DATA IN THIS EXERCISE
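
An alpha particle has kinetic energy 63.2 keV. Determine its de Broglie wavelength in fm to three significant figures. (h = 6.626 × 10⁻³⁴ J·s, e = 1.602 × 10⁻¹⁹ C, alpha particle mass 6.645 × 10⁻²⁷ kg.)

KE = 63.2 keV = 1.012 × 10⁻¹⁴ J.
p = √(2mKE) = √(2 × 6.645 × 10⁻²⁷ × 1.012 × 10⁻¹⁴) = 1.160 × 10⁻²⁰ kg·m/s.
λ = h/p = 6.626 × 10⁻³⁴ / 1.160 × 10⁻²⁰ = 5.71 × 10⁻¹⁴ m = 57.1 fm.

λ = 57.1 fm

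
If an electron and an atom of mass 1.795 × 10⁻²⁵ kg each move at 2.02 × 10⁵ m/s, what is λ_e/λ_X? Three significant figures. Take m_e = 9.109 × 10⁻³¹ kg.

λ_e/λ_X = 1.97 × 10⁵

At fixed v, p = mv so λ = h/(mv) ∝ 1/m.
λ_e/λ_X = m_X/m_e = 1.795 × 10⁻²⁵/9.109 × 10⁻³¹ = 1.97 × 10⁵.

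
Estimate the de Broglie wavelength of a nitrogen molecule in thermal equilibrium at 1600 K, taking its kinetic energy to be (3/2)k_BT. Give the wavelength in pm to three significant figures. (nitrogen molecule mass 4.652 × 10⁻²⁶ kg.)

KE = (3/2)k_BT = 1.5 × 1.381 × 10⁻²³ × 1600 = 3.314 × 10⁻²⁰ J.
p = √(2mKE) = √(2 × 4.652 × 10⁻²⁶ × 3.314 × 10⁻²⁰) = 5.553 × 10⁻²³ kg·m/s.
λ = h/p = 1.19 × 10⁻¹¹ m = 11.9 pm.

λ = 11.9 pm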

TASK TO COMPLETE
Nothing but the lines from the one holding "Estimate the de" to the end of the entries should be returned, each exactly as it stands.

ANSWER TO THIS EXERCISE
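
Estimate the de Broglie wavelength of a nitrogen molecule in thermal equilibrium at 1600 K, taking its kinetic energy to be (3/2)k_BT. Give the wavelength in pm to three significant figures. (nitrogen molecule mass 4.652 × 10⁻²⁶ kg.)

KE = (3/2)k_BT = 1.5 × 1.381 × 10⁻²³ × 1600 = 3.314 × 10⁻²⁰ J.
p = √(2mKE) = √(2 × 4.652 × 10⁻²⁶ × 3.314 × 10⁻²⁰) = 5.553 × 10⁻²³ kg·m/s.
λ = h/p = 1.19 × 10⁻¹¹ m = 11.9 pm.

λ = 11.9 pm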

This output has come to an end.